*** Records to use Section Begins ***

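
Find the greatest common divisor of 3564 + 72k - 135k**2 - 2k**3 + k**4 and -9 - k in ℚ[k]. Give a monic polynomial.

9 + k

Repeated division with remainder:
  k**4 - 2k**3 - 135k**2 + 72k + 3564 = (-k**3 + 11k**2 + 36k - 396)(-k - 9) + (0)
Last nonzero remainder: -k - 9. Dividing through by -1 gives the monic gcd k + 9.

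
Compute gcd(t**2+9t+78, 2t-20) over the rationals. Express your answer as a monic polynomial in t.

Apply the Euclidean algorithm:
  t**2+9t+78 = ((1/2)t+19/2)(2t-20) + (268)
  2t-20 = ((1/134)t-5/67)(268) + (0)
The last nonzero remainder is the constant 268, so the polynomials are coprime and gcd = 1.

1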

*** Records to use Section Ends ***

Exercise requirements
Retype the material exactly, including every line.

Exercise output
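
Find the greatest common divisor of 3564 + 72k - 135k**2 - 2k**3 + k**4 and -9 - k in ℚ[k]. Give a monic polynomial.

9 + k

Repeated division with remainder:
  k**4 - 2k**3 - 135k**2 + 72k + 3564 = (-k**3 + 11k**2 + 36k - 396)(-k - 9) + (0)
Last nonzero remainder: -k - 9. Dividing through by -1 gives the monic gcd k + 9.

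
Compute gcd(t**2+9t+78, 2t-20) over the rationals. Express your answer as a monic polynomial in t.

Apply the Euclidean algorithm:
  t**2+9t+78 = ((1/2)t+19/2)(2t-20) + (268)
  2t-20 = ((1/134)t-5/67)(268) + (0)
The last nonzero remainder is the constant 268, so the polynomials are coprime and gcd = 1.

1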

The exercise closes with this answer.